(RECORDS begins)

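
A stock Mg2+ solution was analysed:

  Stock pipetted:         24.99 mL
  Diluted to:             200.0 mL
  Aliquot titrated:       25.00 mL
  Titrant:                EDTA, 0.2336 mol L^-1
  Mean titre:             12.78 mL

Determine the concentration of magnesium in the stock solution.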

(RECORDS ends)

* [PROMPT]
Working through the entries above, copy every line in which "solution" is found.

* [RESULT OF THIS TASK]
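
A stock Mg2+ solution was analysed:
Determine the concentration of magnesium in the stock solution.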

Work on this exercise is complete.